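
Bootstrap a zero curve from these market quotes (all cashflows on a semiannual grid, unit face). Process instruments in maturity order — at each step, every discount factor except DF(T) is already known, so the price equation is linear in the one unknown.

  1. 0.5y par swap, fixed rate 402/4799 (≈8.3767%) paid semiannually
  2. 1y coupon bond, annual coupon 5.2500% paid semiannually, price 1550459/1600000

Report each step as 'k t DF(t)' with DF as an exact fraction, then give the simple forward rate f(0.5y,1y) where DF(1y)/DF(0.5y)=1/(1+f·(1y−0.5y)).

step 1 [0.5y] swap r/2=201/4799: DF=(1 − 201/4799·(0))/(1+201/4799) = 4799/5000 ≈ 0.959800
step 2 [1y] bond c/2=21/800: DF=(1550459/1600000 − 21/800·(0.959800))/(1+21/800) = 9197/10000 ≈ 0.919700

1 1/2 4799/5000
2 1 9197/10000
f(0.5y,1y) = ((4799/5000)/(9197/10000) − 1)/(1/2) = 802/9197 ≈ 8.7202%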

◆ Problem
Restate the line containing "Report each step" and every remaining line of the records word for word. Add nothing.

◆ Task response
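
Report each step as 'k t DF(t)' with DF as an exact fraction, then give the simple forward rate f(0.5y,1y) where DF(1y)/DF(0.5y)=1/(1+f·(1y−0.5y)).

step 1 [0.5y] swap r/2=201/4799: DF=(1 − 201/4799·(0))/(1+201/4799) = 4799/5000 ≈ 0.959800
step 2 [1y] bond c/2=21/800: DF=(1550459/1600000 − 21/800·(0.959800))/(1+21/800) = 9197/10000 ≈ 0.919700

1 1/2 4799/5000
2 1 9197/10000
f(0.5y,1y) = ((4799/5000)/(9197/10000) − 1)/(1/2) = 802/9197 ≈ 8.7202%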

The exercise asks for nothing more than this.